• **Task directions**
Copy each record below without changing a single word.

═══ Data for processing ═══

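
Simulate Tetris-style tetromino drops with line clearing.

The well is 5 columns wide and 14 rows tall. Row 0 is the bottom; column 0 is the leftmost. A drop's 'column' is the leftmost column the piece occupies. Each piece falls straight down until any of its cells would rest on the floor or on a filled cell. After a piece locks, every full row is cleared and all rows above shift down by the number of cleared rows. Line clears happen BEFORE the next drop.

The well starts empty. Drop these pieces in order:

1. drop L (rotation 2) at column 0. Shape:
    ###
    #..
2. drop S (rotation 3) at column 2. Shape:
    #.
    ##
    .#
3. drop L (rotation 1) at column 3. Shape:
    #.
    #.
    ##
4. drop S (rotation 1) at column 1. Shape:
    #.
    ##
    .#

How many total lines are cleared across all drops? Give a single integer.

Drop 1: L rot2 at col 0 lands with bottom-row=0; cleared 0 line(s) (total 0); column heights now [2 2 2 0 0], max=2
Drop 2: S rot3 at col 2 lands with bottom-row=1; cleared 0 line(s) (total 0); column heights now [2 2 4 3 0], max=4
Drop 3: L rot1 at col 3 lands with bottom-row=3; cleared 0 line(s) (total 0); column heights now [2 2 4 6 4], max=6
Drop 4: S rot1 at col 1 lands with bottom-row=4; cleared 0 line(s) (total 0); column heights now [2 7 6 6 4], max=7

Answer: 0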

═══

• **Your solution**
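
Simulate Tetris-style tetromino drops with line clearing.

The well is 5 columns wide and 14 rows tall. Row 0 is the bottom; column 0 is the leftmost. A drop's 'column' is the leftmost column the piece occupies. Each piece falls straight down until any of its cells would rest on the floor or on a filled cell. After a piece locks, every full row is cleared and all rows above shift down by the number of cleared rows. Line clears happen BEFORE the next drop.

The well starts empty. Drop these pieces in order:

1. drop L (rotation 2) at column 0. Shape:
    ###
    #..
2. drop S (rotation 3) at column 2. Shape:
    #.
    ##
    .#
3. drop L (rotation 1) at column 3. Shape:
    #.
    #.
    ##
4. drop S (rotation 1) at column 1. Shape:
    #.
    ##
    .#

How many total lines are cleared across all drops? Give a single integer.

Drop 1: L rot2 at col 0 lands with bottom-row=0; cleared 0 line(s) (total 0); column heights now [2 2 2 0 0], max=2
Drop 2: S rot3 at col 2 lands with bottom-row=1; cleared 0 line(s) (total 0); column heights now [2 2 4 3 0], max=4
Drop 3: L rot1 at col 3 lands with bottom-row=3; cleared 0 line(s) (total 0); column heights now [2 2 4 6 4], max=6
Drop 4: S rot1 at col 1 lands with bottom-row=4; cleared 0 line(s) (total 0); column heights now [2 7 6 6 4], max=7

Answer: 0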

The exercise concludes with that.